### Exercise details
Would you please write out each entry precisely as given?

### Records to process
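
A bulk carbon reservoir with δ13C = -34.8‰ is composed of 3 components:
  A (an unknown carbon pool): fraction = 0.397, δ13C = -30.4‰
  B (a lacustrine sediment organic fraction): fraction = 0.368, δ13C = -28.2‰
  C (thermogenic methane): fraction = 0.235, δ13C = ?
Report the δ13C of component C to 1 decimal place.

-52.6‰

Isotope mass balance: δ_bulk = Σ fᵢ·δᵢ.
-34.8 = 0.397×(-30.4) + 0.368×(-28.2) + 0.235×δ_C
0.235·δ_C = -34.8 − (-22.446) = -12.354
δ_C = -12.354 / 0.235 = -52.57‰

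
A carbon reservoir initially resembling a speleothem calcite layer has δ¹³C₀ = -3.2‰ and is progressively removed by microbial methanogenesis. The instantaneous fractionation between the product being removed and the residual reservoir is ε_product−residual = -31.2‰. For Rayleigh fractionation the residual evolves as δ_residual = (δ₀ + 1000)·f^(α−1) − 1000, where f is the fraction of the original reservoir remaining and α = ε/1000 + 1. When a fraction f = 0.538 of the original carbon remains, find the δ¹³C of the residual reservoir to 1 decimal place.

16.3‰

Rayleigh residual: δ_res = (δ₀ + 1000)·f^(α−1) − 1000
α = ε/1000 + 1 = 0.96880, so α − 1 = -0.03120
f^(α−1) = 0.538^(-0.03120) = 1.019529
δ_res = (-3.2 + 1000) × 1.019529 − 1000 = 1016.267 − 1000 = 16.27‰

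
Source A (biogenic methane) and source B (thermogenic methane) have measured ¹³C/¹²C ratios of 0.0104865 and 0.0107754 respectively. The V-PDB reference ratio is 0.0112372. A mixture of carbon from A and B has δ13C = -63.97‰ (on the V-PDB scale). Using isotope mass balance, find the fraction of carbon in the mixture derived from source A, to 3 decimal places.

δ_A = (0.0104865/0.0112372 − 1)×1000 = (0.933195 − 1)×1000 = -66.805‰
δ_B = (0.0107754/0.0112372 − 1)×1000 = (0.958904 − 1)×1000 = -41.096‰
f_A = (δ_mix − δ_B)/(δ_A − δ_B) = (-63.97 − (-41.096))/(-66.805 − (-41.096))
f_A = -22.874 / -25.709 = 0.8897

0.890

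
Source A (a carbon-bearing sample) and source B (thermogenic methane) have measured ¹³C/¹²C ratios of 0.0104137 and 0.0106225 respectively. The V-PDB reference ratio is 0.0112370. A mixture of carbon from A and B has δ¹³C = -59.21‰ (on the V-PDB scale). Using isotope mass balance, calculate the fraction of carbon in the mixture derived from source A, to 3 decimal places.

0.243

δ_A = (0.0104137/0.0112370 − 1)×1000 = (0.926733 − 1)×1000 = -73.267‰
δ_B = (0.0106225/0.0112370 − 1)×1000 = (0.945315 − 1)×1000 = -54.685‰
f_A = (δ_mix − δ_B)/(δ_A − δ_B) = (-59.21 − (-54.685))/(-73.267 − (-54.685))
f_A = -4.525 / -18.581 = 0.2435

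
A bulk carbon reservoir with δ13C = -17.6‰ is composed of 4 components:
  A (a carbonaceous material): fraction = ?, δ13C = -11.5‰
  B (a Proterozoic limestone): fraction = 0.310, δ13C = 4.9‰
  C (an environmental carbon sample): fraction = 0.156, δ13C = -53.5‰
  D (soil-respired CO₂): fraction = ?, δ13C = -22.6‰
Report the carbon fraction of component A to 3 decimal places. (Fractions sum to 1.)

0.117

Let f_A and f_D be the unknown fractions; fractions sum to 1 so f_A + f_D = 0.534.
Mass balance: Σ fᵢ·δᵢ = δ_bulk ⇒ f_A·(-11.5) + f_D·(-22.6) = -17.6 − (-6.827) = -10.773
Substitute f_D = 0.534 − f_A:
f_A·(-11.5 − -22.6) = -10.773 − 0.534×(-22.6) = 1.295
f_A = 1.295 / 11.1 = 0.1167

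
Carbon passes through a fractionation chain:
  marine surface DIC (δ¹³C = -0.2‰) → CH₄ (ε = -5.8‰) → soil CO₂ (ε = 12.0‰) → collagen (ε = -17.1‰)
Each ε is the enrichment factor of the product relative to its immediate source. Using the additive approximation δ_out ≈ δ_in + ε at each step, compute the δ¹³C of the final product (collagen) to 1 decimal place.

step 1: δ ≈ -0.2 + (-5.8) = -6.0‰
step 2: δ ≈ -6.0 + (12.0) = 6.0‰
step 3: δ ≈ 6.0 + (-17.1) = -11.1‰

-11.1‰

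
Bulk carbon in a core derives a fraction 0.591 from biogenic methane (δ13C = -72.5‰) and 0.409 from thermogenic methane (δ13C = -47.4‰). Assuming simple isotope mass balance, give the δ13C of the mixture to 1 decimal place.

-62.2‰

δ_mix = f_A·δ_A + f_B·δ_B
δ_mix = 0.591 × (-72.5) + 0.409 × (-47.4)
δ_mix = -42.85 + -19.39 = -62.23‰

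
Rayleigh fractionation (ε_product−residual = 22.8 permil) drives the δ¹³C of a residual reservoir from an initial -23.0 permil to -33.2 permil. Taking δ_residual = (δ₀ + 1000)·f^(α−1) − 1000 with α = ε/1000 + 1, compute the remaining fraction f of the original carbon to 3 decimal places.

α − 1 = ε/1000 = 0.0228
(δ_res + 1000)/(δ₀ + 1000) = (-33.2 + 1000)/(-23.0 + 1000) = 966.8/977.0 = 0.989560
f = 0.989560^(1/0.0228) = exp(ln(0.989560)/0.0228) = exp(-0.01050/0.0228)
f = exp(-0.4603) = 0.6311

0.631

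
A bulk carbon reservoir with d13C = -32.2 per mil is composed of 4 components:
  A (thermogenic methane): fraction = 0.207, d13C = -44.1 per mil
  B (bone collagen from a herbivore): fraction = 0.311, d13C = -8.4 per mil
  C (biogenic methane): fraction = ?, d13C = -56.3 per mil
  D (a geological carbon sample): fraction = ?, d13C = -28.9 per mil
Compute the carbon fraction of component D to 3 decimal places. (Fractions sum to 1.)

0.244

Let f_D and f_C be the unknown fractions; fractions sum to 1 so f_D + f_C = 0.482.
Mass balance: Σ fᵢ·δᵢ = δ_bulk ⇒ f_D·(-28.9) + f_C·(-56.3) = -32.2 − (-11.741) = -20.459
Substitute f_C = 0.482 − f_D:
f_D·(-28.9 − -56.3) = -20.459 − 0.482×(-56.3) = 6.678
f_D = 6.678 / 27.4 = 0.2437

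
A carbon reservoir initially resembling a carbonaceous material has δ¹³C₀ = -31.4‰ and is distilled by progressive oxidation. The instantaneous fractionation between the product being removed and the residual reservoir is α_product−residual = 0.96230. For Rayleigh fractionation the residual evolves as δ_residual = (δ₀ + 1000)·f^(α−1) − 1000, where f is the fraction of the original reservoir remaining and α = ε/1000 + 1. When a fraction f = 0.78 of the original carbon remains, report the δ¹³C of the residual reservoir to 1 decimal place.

Rayleigh residual: δ_res = (δ₀ + 1000)·f^(α−1) − 1000
α − 1 = -0.03770
f^(α−1) = 0.78^(-0.03770) = 1.009411
δ_res = (-31.4 + 1000) × 1.009411 − 1000 = 977.715 − 1000 = -22.28‰

-22.3‰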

### Output for this task
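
A bulk carbon reservoir with δ13C = -34.8‰ is composed of 3 components:
  A (an unknown carbon pool): fraction = 0.397, δ13C = -30.4‰
  B (a lacustrine sediment organic fraction): fraction = 0.368, δ13C = -28.2‰
  C (thermogenic methane): fraction = 0.235, δ13C = ?
Report the δ13C of component C to 1 decimal place.

-52.6‰

Isotope mass balance: δ_bulk = Σ fᵢ·δᵢ.
-34.8 = 0.397×(-30.4) + 0.368×(-28.2) + 0.235×δ_C
0.235·δ_C = -34.8 − (-22.446) = -12.354
δ_C = -12.354 / 0.235 = -52.57‰

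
A carbon reservoir initially resembling a speleothem calcite layer has δ¹³C₀ = -3.2‰ and is progressively removed by microbial methanogenesis. The instantaneous fractionation between the product being removed and the residual reservoir is ε_product−residual = -31.2‰. For Rayleigh fractionation the residual evolves as δ_residual = (δ₀ + 1000)·f^(α−1) − 1000, where f is the fraction of the original reservoir remaining and α = ε/1000 + 1. When a fraction f = 0.538 of the original carbon remains, find the δ¹³C of the residual reservoir to 1 decimal place.

16.3‰

Rayleigh residual: δ_res = (δ₀ + 1000)·f^(α−1) − 1000
α = ε/1000 + 1 = 0.96880, so α − 1 = -0.03120
f^(α−1) = 0.538^(-0.03120) = 1.019529
δ_res = (-3.2 + 1000) × 1.019529 − 1000 = 1016.267 − 1000 = 16.27‰

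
Source A (biogenic methane) and source B (thermogenic methane) have measured ¹³C/¹²C ratios of 0.0104865 and 0.0107754 respectively. The V-PDB reference ratio is 0.0112372. A mixture of carbon from A and B has δ13C = -63.97‰ (on the V-PDB scale). Using isotope mass balance, find the fraction of carbon in the mixture derived from source A, to 3 decimal places.

δ_A = (0.0104865/0.0112372 − 1)×1000 = (0.933195 − 1)×1000 = -66.805‰
δ_B = (0.0107754/0.0112372 − 1)×1000 = (0.958904 − 1)×1000 = -41.096‰
f_A = (δ_mix − δ_B)/(δ_A − δ_B) = (-63.97 − (-41.096))/(-66.805 − (-41.096))
f_A = -22.874 / -25.709 = 0.8897

0.890

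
Source A (a carbon-bearing sample) and source B (thermogenic methane) have measured ¹³C/¹²C ratios of 0.0104137 and 0.0106225 respectively. The V-PDB reference ratio is 0.0112370. A mixture of carbon from A and B has δ¹³C = -59.21‰ (on the V-PDB scale). Using isotope mass balance, calculate the fraction of carbon in the mixture derived from source A, to 3 decimal places.

0.243

δ_A = (0.0104137/0.0112370 − 1)×1000 = (0.926733 − 1)×1000 = -73.267‰
δ_B = (0.0106225/0.0112370 − 1)×1000 = (0.945315 − 1)×1000 = -54.685‰
f_A = (δ_mix − δ_B)/(δ_A − δ_B) = (-59.21 − (-54.685))/(-73.267 − (-54.685))
f_A = -4.525 / -18.581 = 0.2435

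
A bulk carbon reservoir with δ13C = -17.6‰ is composed of 4 components:
  A (a carbonaceous material): fraction = ?, δ13C = -11.5‰
  B (a Proterozoic limestone): fraction = 0.310, δ13C = 4.9‰
  C (an environmental carbon sample): fraction = 0.156, δ13C = -53.5‰
  D (soil-respired CO₂): fraction = ?, δ13C = -22.6‰
Report the carbon fraction of component A to 3 decimal places. (Fractions sum to 1.)

0.117

Let f_A and f_D be the unknown fractions; fractions sum to 1 so f_A + f_D = 0.534.
Mass balance: Σ fᵢ·δᵢ = δ_bulk ⇒ f_A·(-11.5) + f_D·(-22.6) = -17.6 − (-6.827) = -10.773
Substitute f_D = 0.534 − f_A:
f_A·(-11.5 − -22.6) = -10.773 − 0.534×(-22.6) = 1.295
f_A = 1.295 / 11.1 = 0.1167

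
Carbon passes through a fractionation chain:
  marine surface DIC (δ¹³C = -0.2‰) → CH₄ (ε = -5.8‰) → soil CO₂ (ε = 12.0‰) → collagen (ε = -17.1‰)
Each ε is the enrichment factor of the product relative to its immediate source. Using the additive approximation δ_out ≈ δ_in + ε at each step, compute the δ¹³C of the final product (collagen) to 1 decimal place.

step 1: δ ≈ -0.2 + (-5.8) = -6.0‰
step 2: δ ≈ -6.0 + (12.0) = 6.0‰
step 3: δ ≈ 6.0 + (-17.1) = -11.1‰

-11.1‰

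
Bulk carbon in a core derives a fraction 0.591 from biogenic methane (δ13C = -72.5‰) and 0.409 from thermogenic methane (δ13C = -47.4‰). Assuming simple isotope mass balance, give the δ13C of the mixture to 1 decimal place.

-62.2‰

δ_mix = f_A·δ_A + f_B·δ_B
δ_mix = 0.591 × (-72.5) + 0.409 × (-47.4)
δ_mix = -42.85 + -19.39 = -62.23‰

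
Rayleigh fractionation (ε_product−residual = 22.8 permil) drives the δ¹³C of a residual reservoir from an initial -23.0 permil to -33.2 permil. Taking δ_residual = (δ₀ + 1000)·f^(α−1) − 1000 with α = ε/1000 + 1, compute the remaining fraction f of the original carbon to 3 decimal places.

α − 1 = ε/1000 = 0.0228
(δ_res + 1000)/(δ₀ + 1000) = (-33.2 + 1000)/(-23.0 + 1000) = 966.8/977.0 = 0.989560
f = 0.989560^(1/0.0228) = exp(ln(0.989560)/0.0228) = exp(-0.01050/0.0228)
f = exp(-0.4603) = 0.6311

0.631

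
A bulk carbon reservoir with d13C = -32.2 per mil is composed of 4 components:
  A (thermogenic methane): fraction = 0.207, d13C = -44.1 per mil
  B (bone collagen from a herbivore): fraction = 0.311, d13C = -8.4 per mil
  C (biogenic methane): fraction = ?, d13C = -56.3 per mil
  D (a geological carbon sample): fraction = ?, d13C = -28.9 per mil
Compute the carbon fraction of component D to 3 decimal places. (Fractions sum to 1.)

0.244

Let f_D and f_C be the unknown fractions; fractions sum to 1 so f_D + f_C = 0.482.
Mass balance: Σ fᵢ·δᵢ = δ_bulk ⇒ f_D·(-28.9) + f_C·(-56.3) = -32.2 − (-11.741) = -20.459
Substitute f_C = 0.482 − f_D:
f_D·(-28.9 − -56.3) = -20.459 − 0.482×(-56.3) = 6.678
f_D = 6.678 / 27.4 = 0.2437

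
A carbon reservoir initially resembling a carbonaceous material has δ¹³C₀ = -31.4‰ and is distilled by progressive oxidation. The instantaneous fractionation between the product being removed and the residual reservoir is α_product−residual = 0.96230. For Rayleigh fractionation the residual evolves as δ_residual = (δ₀ + 1000)·f^(α−1) − 1000, where f is the fraction of the original reservoir remaining and α = ε/1000 + 1. When a fraction f = 0.78 of the original carbon remains, report the δ¹³C of the residual reservoir to 1 decimal place.

Rayleigh residual: δ_res = (δ₀ + 1000)·f^(α−1) − 1000
α − 1 = -0.03770
f^(α−1) = 0.78^(-0.03770) = 1.009411
δ_res = (-31.4 + 1000) × 1.009411 − 1000 = 977.715 − 1000 = -22.28‰

-22.3‰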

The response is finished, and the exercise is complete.